** Instructions to follow **
Copy out all the entries shown below, exactly as they appear.

** Information supplied **

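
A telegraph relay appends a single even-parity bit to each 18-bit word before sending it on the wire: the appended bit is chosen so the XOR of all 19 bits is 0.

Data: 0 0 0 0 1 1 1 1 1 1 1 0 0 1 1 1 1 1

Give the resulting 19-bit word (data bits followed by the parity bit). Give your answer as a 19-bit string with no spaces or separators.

XOR of the 18 data bits: 0⊕0⊕0⊕0⊕1⊕1⊕1⊕1⊕1⊕1⊕1⊕0⊕0⊕1⊕1⊕1⊕1⊕1 = 0
Parity bit = 0 (so all 19 bits XOR to 0).

0000111111100111110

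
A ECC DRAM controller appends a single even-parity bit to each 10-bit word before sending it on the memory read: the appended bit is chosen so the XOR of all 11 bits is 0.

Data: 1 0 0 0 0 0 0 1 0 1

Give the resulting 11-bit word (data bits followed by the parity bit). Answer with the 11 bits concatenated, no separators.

XOR of the 10 data bits: 1⊕0⊕0⊕0⊕0⊕0⊕0⊕1⊕0⊕1 = 1
Parity bit = 1 (so all 11 bits XOR to 0).

10000001011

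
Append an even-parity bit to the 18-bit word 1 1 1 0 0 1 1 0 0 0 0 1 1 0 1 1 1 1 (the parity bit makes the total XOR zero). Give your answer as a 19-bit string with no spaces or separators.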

** Problem solution **
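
A telegraph relay appends a single even-parity bit to each 18-bit word before sending it on the wire: the appended bit is chosen so the XOR of all 19 bits is 0.

Data: 0 0 0 0 1 1 1 1 1 1 1 0 0 1 1 1 1 1

Give the resulting 19-bit word (data bits followed by the parity bit). Give your answer as a 19-bit string with no spaces or separators.

XOR of the 18 data bits: 0⊕0⊕0⊕0⊕1⊕1⊕1⊕1⊕1⊕1⊕1⊕0⊕0⊕1⊕1⊕1⊕1⊕1 = 0
Parity bit = 0 (so all 19 bits XOR to 0).

0000111111100111110

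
A ECC DRAM controller appends a single even-parity bit to each 10-bit word before sending it on the memory read: the appended bit is chosen so the XOR of all 11 bits is 0.

Data: 1 0 0 0 0 0 0 1 0 1

Give the resulting 11-bit word (data bits followed by the parity bit). Answer with the 11 bits concatenated, no separators.

XOR of the 10 data bits: 1⊕0⊕0⊕0⊕0⊕0⊕0⊕1⊕0⊕1 = 1
Parity bit = 1 (so all 11 bits XOR to 0).

10000001011

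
Append an even-parity bit to the 18-bit word 1 1 1 0 0 1 1 0 0 0 0 1 1 0 1 1 1 1 (the parity bit makes the total XOR zero). Give your answer as a 19-bit string with no spaces or separators.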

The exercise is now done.